- _Excerpts from a dataset_

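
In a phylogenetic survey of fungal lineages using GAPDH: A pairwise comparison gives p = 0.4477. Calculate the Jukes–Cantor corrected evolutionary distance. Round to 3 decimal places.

0.681

d = −(3/4) ln(1 − 4p/3) = −0.75 ln(1 − 0.596933) = −0.75 ln(0.403067)
  = −0.75 × (-0.908652) = 0.681489 substitutions/site.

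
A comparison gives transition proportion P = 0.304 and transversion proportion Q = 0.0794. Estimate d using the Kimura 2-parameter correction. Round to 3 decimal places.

Under the Kimura two-parameter model, d = −½ ln(1 − 2P − Q) − ¼ ln(1 − 2Q).
1 − 2P − Q = 0.3126, giving −½ ln(0.3126) = 0.581415.
1 − 2Q = 0.8412, giving −¼ ln(0.8412) = 0.043231.
d = 0.581415 + 0.043231 = 0.624646.

0.625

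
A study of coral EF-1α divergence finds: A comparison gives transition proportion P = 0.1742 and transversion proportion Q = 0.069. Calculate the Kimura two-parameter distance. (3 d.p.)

0.307

Under the Kimura two-parameter model, d = −½ ln(1 − 2P − Q) − ¼ ln(1 − 2Q).
1 − 2P − Q = 0.5826, giving −½ ln(0.5826) = 0.270127.
1 − 2Q = 0.862, giving −¼ ln(0.862) = 0.037125.
d = 0.270127 + 0.037125 = 0.307252.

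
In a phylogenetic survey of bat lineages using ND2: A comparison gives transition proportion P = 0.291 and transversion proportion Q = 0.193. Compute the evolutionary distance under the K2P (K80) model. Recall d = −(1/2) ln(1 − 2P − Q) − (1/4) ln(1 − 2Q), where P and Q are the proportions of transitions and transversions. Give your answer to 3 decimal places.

0.868

Under the Kimura two-parameter model, d = −½ ln(1 − 2P − Q) − ¼ ln(1 − 2Q).
1 − 2P − Q = 0.225, giving −½ ln(0.225) = 0.745827.
1 − 2Q = 0.614, giving −¼ ln(0.614) = 0.121940.
d = 0.745827 + 0.121940 = 0.867767.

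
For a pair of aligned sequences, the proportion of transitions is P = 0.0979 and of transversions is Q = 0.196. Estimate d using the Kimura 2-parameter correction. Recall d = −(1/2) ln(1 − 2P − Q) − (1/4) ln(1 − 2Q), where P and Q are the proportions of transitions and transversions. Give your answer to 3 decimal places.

0.373

Under the Kimura two-parameter model, d = −½ ln(1 − 2P − Q) − ¼ ln(1 − 2Q).
1 − 2P − Q = 0.6082, giving −½ ln(0.6082) = 0.248626.
1 − 2Q = 0.608, giving −¼ ln(0.608) = 0.124395.
d = 0.248626 + 0.124395 = 0.373021.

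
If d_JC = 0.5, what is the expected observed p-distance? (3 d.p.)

0.365

p = (3/4)(1 − e^(−4d/3)) = 0.75 × (1 − e^(-0.666667)) = 0.75 × (1 − 0.513417) = 0.364937.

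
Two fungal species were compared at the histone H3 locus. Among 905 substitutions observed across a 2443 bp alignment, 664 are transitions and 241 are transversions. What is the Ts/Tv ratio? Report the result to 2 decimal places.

R = 664/241 = 2.755186… ≈ 2.76 (to 2 d.p.).

2.76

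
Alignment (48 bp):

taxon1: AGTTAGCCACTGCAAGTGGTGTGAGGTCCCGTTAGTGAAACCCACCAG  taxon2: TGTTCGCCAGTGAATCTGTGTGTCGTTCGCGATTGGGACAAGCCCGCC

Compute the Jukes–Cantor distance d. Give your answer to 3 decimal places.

The sequences differ at 24 of 48 sites, so p = 24/48 = 0.5.
d = −(3/4) ln(1 − 4p/3) = −0.75 ln(1 − 0.666667) = −0.75 ln(0.333333)
  = −0.75 × (-1.098613) = 0.823960 substitutions/site.

0.824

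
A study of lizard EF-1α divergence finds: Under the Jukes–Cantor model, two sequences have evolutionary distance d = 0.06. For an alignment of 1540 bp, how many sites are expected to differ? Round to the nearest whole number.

89

Invert JC69: p = (3/4)(1 − e^(−4d/3)) = 0.75 × (1 − e^(-0.08)) = 0.75 × (1 − 0.923116) = 0.057663.
Expected differing sites = pL ≈ 0.057663 × 1540 = 88.80102 ≈ 89.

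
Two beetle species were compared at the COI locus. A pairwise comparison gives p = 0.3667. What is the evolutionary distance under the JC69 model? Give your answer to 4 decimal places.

0.5034

d = −(3/4) ln(1 − 4p/3) = −0.75 ln(1 − 0.488933) = −0.75 ln(0.511067)
  = −0.75 × (-0.671255) = 0.503441 substitutions/site.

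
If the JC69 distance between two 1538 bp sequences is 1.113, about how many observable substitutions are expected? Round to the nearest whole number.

Invert JC69: p = (3/4)(1 − e^(−4d/3)) = 0.75 × (1 − e^(-1.484)) = 0.75 × (1 − 0.226729) = 0.579953.
Expected differing sites = pL ≈ 0.579953 × 1538 = 891.967714 ≈ 892.

892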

- _WHAT THE TASK ASKS_
Copy out the data shown above in full. Match it exactly.

- _OUTPUT FOR THIS TASK_
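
In a phylogenetic survey of fungal lineages using GAPDH: A pairwise comparison gives p = 0.4477. Calculate the Jukes–Cantor corrected evolutionary distance. Round to 3 decimal places.

0.681

d = −(3/4) ln(1 − 4p/3) = −0.75 ln(1 − 0.596933) = −0.75 ln(0.403067)
  = −0.75 × (-0.908652) = 0.681489 substitutions/site.

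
A comparison gives transition proportion P = 0.304 and transversion proportion Q = 0.0794. Estimate d using the Kimura 2-parameter correction. Round to 3 decimal places.

Under the Kimura two-parameter model, d = −½ ln(1 − 2P − Q) − ¼ ln(1 − 2Q).
1 − 2P − Q = 0.3126, giving −½ ln(0.3126) = 0.581415.
1 − 2Q = 0.8412, giving −¼ ln(0.8412) = 0.043231.
d = 0.581415 + 0.043231 = 0.624646.

0.625

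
A study of coral EF-1α divergence finds: A comparison gives transition proportion P = 0.1742 and transversion proportion Q = 0.069. Calculate the Kimura two-parameter distance. (3 d.p.)

0.307

Under the Kimura two-parameter model, d = −½ ln(1 − 2P − Q) − ¼ ln(1 − 2Q).
1 − 2P − Q = 0.5826, giving −½ ln(0.5826) = 0.270127.
1 − 2Q = 0.862, giving −¼ ln(0.862) = 0.037125.
d = 0.270127 + 0.037125 = 0.307252.

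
In a phylogenetic survey of bat lineages using ND2: A comparison gives transition proportion P = 0.291 and transversion proportion Q = 0.193. Compute the evolutionary distance under the K2P (K80) model. Recall d = −(1/2) ln(1 − 2P − Q) − (1/4) ln(1 − 2Q), where P and Q are the proportions of transitions and transversions. Give your answer to 3 decimal places.

0.868

Under the Kimura two-parameter model, d = −½ ln(1 − 2P − Q) − ¼ ln(1 − 2Q).
1 − 2P − Q = 0.225, giving −½ ln(0.225) = 0.745827.
1 − 2Q = 0.614, giving −¼ ln(0.614) = 0.121940.
d = 0.745827 + 0.121940 = 0.867767.

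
For a pair of aligned sequences, the proportion of transitions is P = 0.0979 and of transversions is Q = 0.196. Estimate d using the Kimura 2-parameter correction. Recall d = −(1/2) ln(1 − 2P − Q) − (1/4) ln(1 − 2Q), where P and Q are the proportions of transitions and transversions. Give your answer to 3 decimal places.

0.373

Under the Kimura two-parameter model, d = −½ ln(1 − 2P − Q) − ¼ ln(1 − 2Q).
1 − 2P − Q = 0.6082, giving −½ ln(0.6082) = 0.248626.
1 − 2Q = 0.608, giving −¼ ln(0.608) = 0.124395.
d = 0.248626 + 0.124395 = 0.373021.

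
If d_JC = 0.5, what is the expected observed p-distance? (3 d.p.)

0.365

p = (3/4)(1 − e^(−4d/3)) = 0.75 × (1 − e^(-0.666667)) = 0.75 × (1 − 0.513417) = 0.364937.

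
Two fungal species were compared at the histone H3 locus. Among 905 substitutions observed across a 2443 bp alignment, 664 are transitions and 241 are transversions. What is the Ts/Tv ratio? Report the result to 2 decimal places.

R = 664/241 = 2.755186… ≈ 2.76 (to 2 d.p.).

2.76

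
Alignment (48 bp):

taxon1: AGTTAGCCACTGCAAGTGGTGTGAGGTCCCGTTAGTGAAACCCACCAG  taxon2: TGTTCGCCAGTGAATCTGTGTGTCGTTCGCGATTGGGACAAGCCCGCC

Compute the Jukes–Cantor distance d. Give your answer to 3 decimal places.

The sequences differ at 24 of 48 sites, so p = 24/48 = 0.5.
d = −(3/4) ln(1 − 4p/3) = −0.75 ln(1 − 0.666667) = −0.75 ln(0.333333)
  = −0.75 × (-1.098613) = 0.823960 substitutions/site.

0.824

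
A study of lizard EF-1α divergence finds: Under the Jukes–Cantor model, two sequences have evolutionary distance d = 0.06. For an alignment of 1540 bp, how many sites are expected to differ? Round to the nearest whole number.

89

Invert JC69: p = (3/4)(1 − e^(−4d/3)) = 0.75 × (1 − e^(-0.08)) = 0.75 × (1 − 0.923116) = 0.057663.
Expected differing sites = pL ≈ 0.057663 × 1540 = 88.80102 ≈ 89.

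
Two beetle species were compared at the COI locus. A pairwise comparison gives p = 0.3667. What is the evolutionary distance under the JC69 model? Give your answer to 4 decimal places.

0.5034

d = −(3/4) ln(1 − 4p/3) = −0.75 ln(1 − 0.488933) = −0.75 ln(0.511067)
  = −0.75 × (-0.671255) = 0.503441 substitutions/site.

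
If the JC69 distance between two 1538 bp sequences is 1.113, about how many observable substitutions are expected? Round to the nearest whole number.

Invert JC69: p = (3/4)(1 − e^(−4d/3)) = 0.75 × (1 − e^(-1.484)) = 0.75 × (1 − 0.226729) = 0.579953.
Expected differing sites = pL ≈ 0.579953 × 1538 = 891.967714 ≈ 892.

892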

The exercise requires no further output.